DATA TO PROCESS ▸

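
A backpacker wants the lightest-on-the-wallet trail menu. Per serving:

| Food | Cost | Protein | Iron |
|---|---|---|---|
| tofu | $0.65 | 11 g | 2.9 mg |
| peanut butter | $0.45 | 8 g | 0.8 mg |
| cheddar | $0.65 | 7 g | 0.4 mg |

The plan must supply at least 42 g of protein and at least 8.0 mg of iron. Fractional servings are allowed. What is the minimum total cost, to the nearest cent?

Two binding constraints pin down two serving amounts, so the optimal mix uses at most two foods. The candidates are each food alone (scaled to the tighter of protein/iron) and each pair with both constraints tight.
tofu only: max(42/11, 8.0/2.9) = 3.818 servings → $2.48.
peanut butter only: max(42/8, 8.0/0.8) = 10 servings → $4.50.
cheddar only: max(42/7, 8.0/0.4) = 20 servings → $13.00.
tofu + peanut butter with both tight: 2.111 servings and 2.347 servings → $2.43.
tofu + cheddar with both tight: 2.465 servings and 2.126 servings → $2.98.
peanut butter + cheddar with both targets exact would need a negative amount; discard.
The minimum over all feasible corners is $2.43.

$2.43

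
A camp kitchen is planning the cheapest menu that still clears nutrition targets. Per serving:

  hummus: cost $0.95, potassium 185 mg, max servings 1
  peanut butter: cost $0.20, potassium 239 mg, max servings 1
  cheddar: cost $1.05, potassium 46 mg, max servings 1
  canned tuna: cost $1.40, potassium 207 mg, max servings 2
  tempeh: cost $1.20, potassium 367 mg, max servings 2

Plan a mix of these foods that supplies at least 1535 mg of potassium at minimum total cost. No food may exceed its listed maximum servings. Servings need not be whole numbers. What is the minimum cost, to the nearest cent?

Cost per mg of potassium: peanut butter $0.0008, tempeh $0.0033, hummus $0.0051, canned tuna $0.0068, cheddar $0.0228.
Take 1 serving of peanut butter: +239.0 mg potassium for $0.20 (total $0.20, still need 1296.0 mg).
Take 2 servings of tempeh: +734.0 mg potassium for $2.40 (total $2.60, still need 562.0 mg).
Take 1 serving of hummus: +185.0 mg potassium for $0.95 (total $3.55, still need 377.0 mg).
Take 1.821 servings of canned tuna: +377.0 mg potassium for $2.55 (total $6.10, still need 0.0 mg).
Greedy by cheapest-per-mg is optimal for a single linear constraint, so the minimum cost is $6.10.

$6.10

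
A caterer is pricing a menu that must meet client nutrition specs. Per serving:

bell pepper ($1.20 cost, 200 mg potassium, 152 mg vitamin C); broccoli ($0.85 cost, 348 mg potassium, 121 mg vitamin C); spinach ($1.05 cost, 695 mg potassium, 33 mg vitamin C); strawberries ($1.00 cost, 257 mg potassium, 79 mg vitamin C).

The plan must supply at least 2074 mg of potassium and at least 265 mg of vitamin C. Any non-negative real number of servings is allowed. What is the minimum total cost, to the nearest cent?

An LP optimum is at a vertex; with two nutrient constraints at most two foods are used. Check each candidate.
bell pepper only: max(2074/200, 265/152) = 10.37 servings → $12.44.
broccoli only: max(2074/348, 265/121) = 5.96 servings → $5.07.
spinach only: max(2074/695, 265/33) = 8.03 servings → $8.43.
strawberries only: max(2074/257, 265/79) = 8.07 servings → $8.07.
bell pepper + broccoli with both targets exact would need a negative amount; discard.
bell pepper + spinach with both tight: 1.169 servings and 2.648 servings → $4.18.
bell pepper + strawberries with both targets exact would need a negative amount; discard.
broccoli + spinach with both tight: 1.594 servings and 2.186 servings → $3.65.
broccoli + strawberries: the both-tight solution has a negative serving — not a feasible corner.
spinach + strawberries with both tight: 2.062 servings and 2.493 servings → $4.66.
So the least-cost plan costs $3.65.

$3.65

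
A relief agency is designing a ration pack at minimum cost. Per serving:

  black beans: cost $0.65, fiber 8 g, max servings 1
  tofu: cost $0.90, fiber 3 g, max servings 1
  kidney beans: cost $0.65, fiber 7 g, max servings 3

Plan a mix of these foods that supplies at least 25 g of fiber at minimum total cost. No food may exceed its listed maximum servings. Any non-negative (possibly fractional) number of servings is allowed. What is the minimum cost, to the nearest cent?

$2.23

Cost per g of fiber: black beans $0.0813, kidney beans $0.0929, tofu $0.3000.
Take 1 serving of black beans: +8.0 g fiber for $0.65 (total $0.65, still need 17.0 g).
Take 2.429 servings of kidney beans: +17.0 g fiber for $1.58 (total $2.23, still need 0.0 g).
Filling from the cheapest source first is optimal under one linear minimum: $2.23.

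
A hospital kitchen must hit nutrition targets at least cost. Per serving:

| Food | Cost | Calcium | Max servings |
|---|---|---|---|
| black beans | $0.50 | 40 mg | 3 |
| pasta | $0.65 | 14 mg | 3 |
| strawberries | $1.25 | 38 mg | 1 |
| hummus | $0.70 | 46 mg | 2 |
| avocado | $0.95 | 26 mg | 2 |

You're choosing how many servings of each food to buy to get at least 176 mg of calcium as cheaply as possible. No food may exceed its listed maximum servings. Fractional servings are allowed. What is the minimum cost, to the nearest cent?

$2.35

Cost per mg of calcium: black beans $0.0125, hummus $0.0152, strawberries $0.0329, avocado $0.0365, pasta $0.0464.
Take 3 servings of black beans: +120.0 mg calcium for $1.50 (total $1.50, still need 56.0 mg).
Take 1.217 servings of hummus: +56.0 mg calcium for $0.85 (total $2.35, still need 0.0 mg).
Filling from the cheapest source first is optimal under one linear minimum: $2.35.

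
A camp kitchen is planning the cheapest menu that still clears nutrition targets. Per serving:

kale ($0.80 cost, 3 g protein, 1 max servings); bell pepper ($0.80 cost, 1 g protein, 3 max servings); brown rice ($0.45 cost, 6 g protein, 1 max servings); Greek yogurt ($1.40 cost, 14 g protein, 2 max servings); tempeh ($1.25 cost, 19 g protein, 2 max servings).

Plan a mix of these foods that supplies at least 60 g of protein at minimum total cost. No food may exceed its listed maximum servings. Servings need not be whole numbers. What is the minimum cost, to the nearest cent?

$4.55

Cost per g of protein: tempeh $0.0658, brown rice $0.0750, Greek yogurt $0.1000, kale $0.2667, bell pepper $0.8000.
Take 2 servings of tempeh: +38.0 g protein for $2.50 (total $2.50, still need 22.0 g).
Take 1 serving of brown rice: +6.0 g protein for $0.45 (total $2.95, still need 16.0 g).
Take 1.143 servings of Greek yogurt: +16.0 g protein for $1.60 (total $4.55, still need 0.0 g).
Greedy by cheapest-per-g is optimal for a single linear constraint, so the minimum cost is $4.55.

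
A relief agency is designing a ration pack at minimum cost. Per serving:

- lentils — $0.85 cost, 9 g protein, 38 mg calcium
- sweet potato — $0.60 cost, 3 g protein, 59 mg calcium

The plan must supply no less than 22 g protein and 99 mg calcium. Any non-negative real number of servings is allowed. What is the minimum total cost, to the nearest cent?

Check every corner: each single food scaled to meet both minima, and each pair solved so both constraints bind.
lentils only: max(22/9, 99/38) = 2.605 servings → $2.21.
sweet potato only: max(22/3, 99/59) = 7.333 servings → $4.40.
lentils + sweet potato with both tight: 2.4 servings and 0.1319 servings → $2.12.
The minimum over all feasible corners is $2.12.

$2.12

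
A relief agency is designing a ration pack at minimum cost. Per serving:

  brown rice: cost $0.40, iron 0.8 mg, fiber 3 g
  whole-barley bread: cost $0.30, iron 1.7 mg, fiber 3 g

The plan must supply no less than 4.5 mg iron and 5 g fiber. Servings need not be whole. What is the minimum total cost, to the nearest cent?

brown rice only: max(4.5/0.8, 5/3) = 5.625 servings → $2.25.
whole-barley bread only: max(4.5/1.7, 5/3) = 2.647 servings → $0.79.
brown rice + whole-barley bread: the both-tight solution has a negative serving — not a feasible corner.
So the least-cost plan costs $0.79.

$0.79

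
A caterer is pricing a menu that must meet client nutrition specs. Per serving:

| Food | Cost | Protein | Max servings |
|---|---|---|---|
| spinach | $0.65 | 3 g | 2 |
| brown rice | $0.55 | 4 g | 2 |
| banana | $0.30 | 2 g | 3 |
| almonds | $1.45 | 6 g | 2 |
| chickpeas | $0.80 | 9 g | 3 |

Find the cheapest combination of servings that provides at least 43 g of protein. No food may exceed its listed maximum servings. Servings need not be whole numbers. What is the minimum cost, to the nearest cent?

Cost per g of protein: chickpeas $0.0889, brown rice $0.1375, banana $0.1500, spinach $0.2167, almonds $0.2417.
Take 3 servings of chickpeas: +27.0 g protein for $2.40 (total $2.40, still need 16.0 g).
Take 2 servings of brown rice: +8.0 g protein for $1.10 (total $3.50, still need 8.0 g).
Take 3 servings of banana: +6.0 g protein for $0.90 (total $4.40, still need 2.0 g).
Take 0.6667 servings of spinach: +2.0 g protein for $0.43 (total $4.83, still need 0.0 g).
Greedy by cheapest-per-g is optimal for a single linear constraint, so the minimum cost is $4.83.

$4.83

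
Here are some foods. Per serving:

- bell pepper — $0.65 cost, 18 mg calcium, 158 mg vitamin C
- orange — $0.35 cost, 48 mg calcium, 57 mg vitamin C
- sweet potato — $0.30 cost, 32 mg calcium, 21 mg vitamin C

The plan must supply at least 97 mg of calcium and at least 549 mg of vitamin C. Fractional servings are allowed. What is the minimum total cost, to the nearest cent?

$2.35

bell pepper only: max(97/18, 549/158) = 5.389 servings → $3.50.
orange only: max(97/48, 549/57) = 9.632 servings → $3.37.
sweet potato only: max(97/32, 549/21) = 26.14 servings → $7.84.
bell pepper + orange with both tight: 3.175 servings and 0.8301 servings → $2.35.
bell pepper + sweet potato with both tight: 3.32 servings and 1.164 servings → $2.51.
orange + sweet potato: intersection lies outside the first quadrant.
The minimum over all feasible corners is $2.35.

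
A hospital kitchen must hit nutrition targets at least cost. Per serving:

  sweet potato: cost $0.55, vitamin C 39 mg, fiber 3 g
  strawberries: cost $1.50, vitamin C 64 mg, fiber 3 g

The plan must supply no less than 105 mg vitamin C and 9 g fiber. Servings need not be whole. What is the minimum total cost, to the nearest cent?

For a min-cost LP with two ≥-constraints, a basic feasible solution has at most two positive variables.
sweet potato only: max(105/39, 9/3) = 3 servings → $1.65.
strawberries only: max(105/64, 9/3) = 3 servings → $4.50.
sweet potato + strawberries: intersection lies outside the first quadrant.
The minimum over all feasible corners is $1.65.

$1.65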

--

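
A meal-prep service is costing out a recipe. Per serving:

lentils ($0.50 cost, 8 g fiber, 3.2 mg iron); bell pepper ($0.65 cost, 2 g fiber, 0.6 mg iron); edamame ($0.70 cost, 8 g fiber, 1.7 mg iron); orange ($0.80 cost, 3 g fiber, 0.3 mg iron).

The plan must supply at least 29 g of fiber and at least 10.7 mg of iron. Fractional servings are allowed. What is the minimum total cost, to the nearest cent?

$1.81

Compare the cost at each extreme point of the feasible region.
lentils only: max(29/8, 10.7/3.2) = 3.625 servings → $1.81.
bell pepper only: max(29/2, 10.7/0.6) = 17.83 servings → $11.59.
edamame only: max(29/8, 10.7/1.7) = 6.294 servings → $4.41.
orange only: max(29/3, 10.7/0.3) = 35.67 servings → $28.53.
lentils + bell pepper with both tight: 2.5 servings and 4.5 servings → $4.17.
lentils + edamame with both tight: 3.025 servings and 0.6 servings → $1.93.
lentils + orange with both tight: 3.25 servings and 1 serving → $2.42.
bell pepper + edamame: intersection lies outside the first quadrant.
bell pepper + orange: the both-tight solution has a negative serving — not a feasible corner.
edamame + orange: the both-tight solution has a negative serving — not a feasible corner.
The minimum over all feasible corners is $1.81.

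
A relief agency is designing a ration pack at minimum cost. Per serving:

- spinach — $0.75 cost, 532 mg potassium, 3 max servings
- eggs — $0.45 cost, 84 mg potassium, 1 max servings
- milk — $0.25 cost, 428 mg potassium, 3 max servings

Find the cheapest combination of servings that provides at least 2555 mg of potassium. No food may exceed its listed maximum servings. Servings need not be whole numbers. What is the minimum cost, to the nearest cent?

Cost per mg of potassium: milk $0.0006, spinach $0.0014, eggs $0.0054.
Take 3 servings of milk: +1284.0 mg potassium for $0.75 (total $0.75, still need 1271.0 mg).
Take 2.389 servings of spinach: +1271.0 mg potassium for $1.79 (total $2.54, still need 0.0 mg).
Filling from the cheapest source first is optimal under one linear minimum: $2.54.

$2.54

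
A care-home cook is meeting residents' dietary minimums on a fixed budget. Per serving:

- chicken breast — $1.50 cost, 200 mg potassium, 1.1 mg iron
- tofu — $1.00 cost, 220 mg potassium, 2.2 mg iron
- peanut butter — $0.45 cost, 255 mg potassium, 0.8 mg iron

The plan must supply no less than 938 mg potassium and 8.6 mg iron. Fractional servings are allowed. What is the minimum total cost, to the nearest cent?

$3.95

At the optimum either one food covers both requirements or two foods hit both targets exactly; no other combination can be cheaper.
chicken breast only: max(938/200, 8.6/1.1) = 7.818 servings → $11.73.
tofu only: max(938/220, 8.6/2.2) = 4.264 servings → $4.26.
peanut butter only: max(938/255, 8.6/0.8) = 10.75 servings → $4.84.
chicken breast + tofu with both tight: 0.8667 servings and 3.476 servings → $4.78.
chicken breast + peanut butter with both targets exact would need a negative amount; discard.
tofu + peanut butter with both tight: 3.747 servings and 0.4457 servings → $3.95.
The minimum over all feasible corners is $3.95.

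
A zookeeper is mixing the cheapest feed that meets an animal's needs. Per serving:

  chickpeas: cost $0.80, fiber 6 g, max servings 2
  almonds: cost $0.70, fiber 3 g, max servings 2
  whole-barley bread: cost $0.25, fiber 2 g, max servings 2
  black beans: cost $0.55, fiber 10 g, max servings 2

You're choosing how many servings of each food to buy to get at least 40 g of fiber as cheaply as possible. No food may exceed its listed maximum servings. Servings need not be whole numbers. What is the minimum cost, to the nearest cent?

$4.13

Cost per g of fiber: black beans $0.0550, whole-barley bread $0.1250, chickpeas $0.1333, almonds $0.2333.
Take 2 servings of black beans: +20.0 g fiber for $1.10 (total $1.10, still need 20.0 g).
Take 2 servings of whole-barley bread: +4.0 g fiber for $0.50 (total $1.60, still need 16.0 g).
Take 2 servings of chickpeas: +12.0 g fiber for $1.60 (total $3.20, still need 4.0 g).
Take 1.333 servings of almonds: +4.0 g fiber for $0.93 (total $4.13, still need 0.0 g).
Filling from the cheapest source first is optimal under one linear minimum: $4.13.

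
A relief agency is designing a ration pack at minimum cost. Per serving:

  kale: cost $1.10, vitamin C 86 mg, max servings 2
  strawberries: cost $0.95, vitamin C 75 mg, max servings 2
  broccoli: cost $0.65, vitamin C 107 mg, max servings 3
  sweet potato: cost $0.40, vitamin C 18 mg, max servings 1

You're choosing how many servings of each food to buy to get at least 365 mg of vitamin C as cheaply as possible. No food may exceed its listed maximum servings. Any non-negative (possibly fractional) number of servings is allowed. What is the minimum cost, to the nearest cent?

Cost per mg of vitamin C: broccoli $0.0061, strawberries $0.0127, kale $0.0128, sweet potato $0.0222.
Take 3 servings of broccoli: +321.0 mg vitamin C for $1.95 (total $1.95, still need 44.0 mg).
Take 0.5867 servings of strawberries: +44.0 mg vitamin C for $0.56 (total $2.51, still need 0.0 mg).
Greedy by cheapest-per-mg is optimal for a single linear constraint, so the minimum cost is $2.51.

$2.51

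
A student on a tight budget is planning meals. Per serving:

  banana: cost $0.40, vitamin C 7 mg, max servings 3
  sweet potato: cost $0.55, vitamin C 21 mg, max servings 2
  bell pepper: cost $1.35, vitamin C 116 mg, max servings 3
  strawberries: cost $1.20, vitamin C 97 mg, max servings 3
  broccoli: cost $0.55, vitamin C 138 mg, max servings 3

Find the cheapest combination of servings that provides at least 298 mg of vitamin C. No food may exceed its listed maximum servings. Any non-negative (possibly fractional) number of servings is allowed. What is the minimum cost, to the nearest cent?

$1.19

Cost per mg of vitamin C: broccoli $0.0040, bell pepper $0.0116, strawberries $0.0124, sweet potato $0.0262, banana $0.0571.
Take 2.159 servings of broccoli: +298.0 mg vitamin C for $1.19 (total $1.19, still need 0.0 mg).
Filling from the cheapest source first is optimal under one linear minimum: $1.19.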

WHAT IS EXPECTED ▸
Reproduce exactly, and with no other material, the lines between those holding "A backpacker wants" and "g | 0.4 mg |", inclusive.

RESULT ▸
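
A backpacker wants the lightest-on-the-wallet trail menu. Per serving:

| Food | Cost | Protein | Iron |
|---|---|---|---|
| tofu | $0.65 | 11 g | 2.9 mg |
| peanut butter | $0.45 | 8 g | 0.8 mg |
| cheddar | $0.65 | 7 g | 0.4 mg |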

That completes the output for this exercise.